WORK REQUEST:
Exactly as written, output each of the entries below.

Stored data
Content starts

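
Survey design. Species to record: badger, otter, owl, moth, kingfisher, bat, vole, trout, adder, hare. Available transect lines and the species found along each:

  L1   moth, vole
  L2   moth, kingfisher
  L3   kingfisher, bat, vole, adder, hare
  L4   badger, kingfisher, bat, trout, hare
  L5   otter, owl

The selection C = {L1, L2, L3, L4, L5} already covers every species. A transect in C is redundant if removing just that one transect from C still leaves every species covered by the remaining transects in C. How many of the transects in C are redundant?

Drop L1: the rest still cover every species — redundant.
Drop L2: the rest still cover every species — redundant.
Drop L3: adder uncovered — not redundant.
Drop L4: badger, trout uncovered — not redundant.
Drop L5: otter, owl uncovered — not redundant.
2 redundant: L1, L2.

2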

Content ends

RESULT OF THIS TASK:
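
Survey design. Species to record: badger, otter, owl, moth, kingfisher, bat, vole, trout, adder, hare. Available transect lines and the species found along each:

  L1   moth, vole
  L2   moth, kingfisher
  L3   kingfisher, bat, vole, adder, hare
  L4   badger, kingfisher, bat, trout, hare
  L5   otter, owl

The selection C = {L1, L2, L3, L4, L5} already covers every species. A transect in C is redundant if removing just that one transect from C still leaves every species covered by the remaining transects in C. How many of the transects in C are redundant?

Drop L1: the rest still cover every species — redundant.
Drop L2: the rest still cover every species — redundant.
Drop L3: adder uncovered — not redundant.
Drop L4: badger, trout uncovered — not redundant.
Drop L5: otter, owl uncovered — not redundant.
2 redundant: L1, L2.

2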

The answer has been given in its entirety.